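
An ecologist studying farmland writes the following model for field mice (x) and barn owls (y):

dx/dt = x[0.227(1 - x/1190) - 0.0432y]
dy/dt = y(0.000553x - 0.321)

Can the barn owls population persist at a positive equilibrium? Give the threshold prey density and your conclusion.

The predator equation gives dy/dt > 0 only when x > 0.321/0.000553 = 580.
Without the predator, x → K = 1190. Since 1190 > 580, the predator can invade and persist.

Threshold x = 580; K > 580, so yes, the predator persists.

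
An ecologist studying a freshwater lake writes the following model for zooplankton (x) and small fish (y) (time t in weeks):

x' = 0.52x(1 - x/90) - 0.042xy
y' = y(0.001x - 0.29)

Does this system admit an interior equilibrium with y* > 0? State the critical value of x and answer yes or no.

The predator equation gives dy/dt > 0 only when x > 0.29/0.001 = 290.
Without the predator, x → K = 90. Since 90 < 290, the predator cannot invade.

Threshold x = 290; K < 290, so no, the predator goes extinct.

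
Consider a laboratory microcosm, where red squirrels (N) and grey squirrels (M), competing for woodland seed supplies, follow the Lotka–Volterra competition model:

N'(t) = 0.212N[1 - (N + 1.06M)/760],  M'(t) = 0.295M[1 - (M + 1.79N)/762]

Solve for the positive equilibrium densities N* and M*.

N* ≈ 53.2, M* ≈ 667

Setting both brackets to zero gives the nullclines N + 1.06M = 760 and 1.79N + M = 762.
Substituting M = 762 - 1.79N into the first: N(1 - 1.06·1.79) = 760 - 1.06·762.
So N* = -47.7/-0.897 = 53.2, and then M* = 762 - 1.79·53.2 = 667.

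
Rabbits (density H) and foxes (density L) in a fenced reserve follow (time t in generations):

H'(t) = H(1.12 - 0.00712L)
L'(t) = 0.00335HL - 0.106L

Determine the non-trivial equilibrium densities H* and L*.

Set dL/dt = 0 with L > 0: 0.00335H - 0.106 = 0, so H* = 0.106/0.00335 = 31.6.
Set dH/dt = 0 with H > 0: 1.12 - 0.00712L = 0, so L* = 1.12/0.00712 = 157.

H* ≈ 31.6, L* ≈ 157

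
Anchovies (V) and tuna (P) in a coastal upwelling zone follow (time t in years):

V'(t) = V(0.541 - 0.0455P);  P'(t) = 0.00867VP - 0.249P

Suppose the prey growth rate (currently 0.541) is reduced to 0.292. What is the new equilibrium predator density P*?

At the interior fixed point, setting dV/dt = 0 with V > 0 fixes P* = (prey growth rate)/(VP coefficient) — independent of the other coefficients.
With the change, P* = 0.292/0.0455 = 6.42; it falls from 11.9.

P* ≈ 6.42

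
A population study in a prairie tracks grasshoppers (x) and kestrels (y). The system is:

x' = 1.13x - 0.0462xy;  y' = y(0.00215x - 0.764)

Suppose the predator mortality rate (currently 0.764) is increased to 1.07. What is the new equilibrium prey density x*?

x* ≈ 498

At the interior fixed point, setting dy/dt = 0 with y > 0 fixes x* = (predator death rate)/(xy coefficient) — independent of the other coefficients.
With the change, x* = 1.07/0.00215 = 498; it rises from 355.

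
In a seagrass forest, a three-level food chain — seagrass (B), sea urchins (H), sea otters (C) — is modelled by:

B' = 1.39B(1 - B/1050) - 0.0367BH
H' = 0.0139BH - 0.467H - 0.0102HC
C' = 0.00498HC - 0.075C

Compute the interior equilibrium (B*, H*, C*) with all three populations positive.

From dC/dt = 0: 0.00498H* = 0.075, so H* = 15.1.
From dB/dt = 0: 1.39(1 - B*/1050) = 0.0367·15.1, giving B* = 1050·(1 - 0.398) = 632.
From dH/dt = 0: 0.0139·632 - 0.467 = 0.0102C*, so C* = 8.32/0.0102 = 816.

B* ≈ 632, H* ≈ 15.1, C* ≈ 816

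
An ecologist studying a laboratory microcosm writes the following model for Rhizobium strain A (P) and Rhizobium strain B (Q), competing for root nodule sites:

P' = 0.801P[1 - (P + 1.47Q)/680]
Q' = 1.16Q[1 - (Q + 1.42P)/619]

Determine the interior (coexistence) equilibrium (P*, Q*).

Setting both brackets to zero gives the nullclines P + 1.47Q = 680 and 1.42P + Q = 619.
Substituting Q = 619 - 1.42P into the first: P(1 - 1.47·1.42) = 680 - 1.47·619.
So P* = -230/-1.09 = 211, and then Q* = 619 - 1.42·211 = 319.

P* ≈ 211, Q* ≈ 319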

* Description of the task *
Copy every line above without altering a word.

* Output of the exercise *
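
An ecologist studying farmland writes the following model for field mice (x) and barn owls (y):

dx/dt = x[0.227(1 - x/1190) - 0.0432y]
dy/dt = y(0.000553x - 0.321)

Can the barn owls population persist at a positive equilibrium? Give the threshold prey density and your conclusion.

The predator equation gives dy/dt > 0 only when x > 0.321/0.000553 = 580.
Without the predator, x → K = 1190. Since 1190 > 580, the predator can invade and persist.

Threshold x = 580; K > 580, so yes, the predator persists.

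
An ecologist studying a freshwater lake writes the following model for zooplankton (x) and small fish (y) (time t in weeks):

x' = 0.52x(1 - x/90) - 0.042xy
y' = y(0.001x - 0.29)

Does this system admit an interior equilibrium with y* > 0? State the critical value of x and answer yes or no.

The predator equation gives dy/dt > 0 only when x > 0.29/0.001 = 290.
Without the predator, x → K = 90. Since 90 < 290, the predator cannot invade.

Threshold x = 290; K < 290, so no, the predator goes extinct.

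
Consider a laboratory microcosm, where red squirrels (N) and grey squirrels (M), competing for woodland seed supplies, follow the Lotka–Volterra competition model:

N'(t) = 0.212N[1 - (N + 1.06M)/760],  M'(t) = 0.295M[1 - (M + 1.79N)/762]

Solve for the positive equilibrium densities N* and M*.

N* ≈ 53.2, M* ≈ 667

Setting both brackets to zero gives the nullclines N + 1.06M = 760 and 1.79N + M = 762.
Substituting M = 762 - 1.79N into the first: N(1 - 1.06·1.79) = 760 - 1.06·762.
So N* = -47.7/-0.897 = 53.2, and then M* = 762 - 1.79·53.2 = 667.

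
Rabbits (density H) and foxes (density L) in a fenced reserve follow (time t in generations):

H'(t) = H(1.12 - 0.00712L)
L'(t) = 0.00335HL - 0.106L

Determine the non-trivial equilibrium densities H* and L*.

Set dL/dt = 0 with L > 0: 0.00335H - 0.106 = 0, so H* = 0.106/0.00335 = 31.6.
Set dH/dt = 0 with H > 0: 1.12 - 0.00712L = 0, so L* = 1.12/0.00712 = 157.

H* ≈ 31.6, L* ≈ 157

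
Anchovies (V) and tuna (P) in a coastal upwelling zone follow (time t in years):

V'(t) = V(0.541 - 0.0455P);  P'(t) = 0.00867VP - 0.249P

Suppose the prey growth rate (currently 0.541) is reduced to 0.292. What is the new equilibrium predator density P*?

At the interior fixed point, setting dV/dt = 0 with V > 0 fixes P* = (prey growth rate)/(VP coefficient) — independent of the other coefficients.
With the change, P* = 0.292/0.0455 = 6.42; it falls from 11.9.

P* ≈ 6.42

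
A population study in a prairie tracks grasshoppers (x) and kestrels (y). The system is:

x' = 1.13x - 0.0462xy;  y' = y(0.00215x - 0.764)

Suppose the predator mortality rate (currently 0.764) is increased to 1.07. What is the new equilibrium prey density x*?

x* ≈ 498

At the interior fixed point, setting dy/dt = 0 with y > 0 fixes x* = (predator death rate)/(xy coefficient) — independent of the other coefficients.
With the change, x* = 1.07/0.00215 = 498; it rises from 355.

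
In a seagrass forest, a three-level food chain — seagrass (B), sea urchins (H), sea otters (C) — is modelled by:

B' = 1.39B(1 - B/1050) - 0.0367BH
H' = 0.0139BH - 0.467H - 0.0102HC
C' = 0.00498HC - 0.075C

Compute the interior equilibrium (B*, H*, C*) with all three populations positive.

From dC/dt = 0: 0.00498H* = 0.075, so H* = 15.1.
From dB/dt = 0: 1.39(1 - B*/1050) = 0.0367·15.1, giving B* = 1050·(1 - 0.398) = 632.
From dH/dt = 0: 0.0139·632 - 0.467 = 0.0102C*, so C* = 8.32/0.0102 = 816.

B* ≈ 632, H* ≈ 15.1, C* ≈ 816

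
An ecologist studying a laboratory microcosm writes the following model for Rhizobium strain A (P) and Rhizobium strain B (Q), competing for root nodule sites:

P' = 0.801P[1 - (P + 1.47Q)/680]
Q' = 1.16Q[1 - (Q + 1.42P)/619]

Determine the interior (coexistence) equilibrium (P*, Q*).

Setting both brackets to zero gives the nullclines P + 1.47Q = 680 and 1.42P + Q = 619.
Substituting Q = 619 - 1.42P into the first: P(1 - 1.47·1.42) = 680 - 1.47·619.
So P* = -230/-1.09 = 211, and then Q* = 619 - 1.42·211 = 319.

P* ≈ 211, Q* ≈ 319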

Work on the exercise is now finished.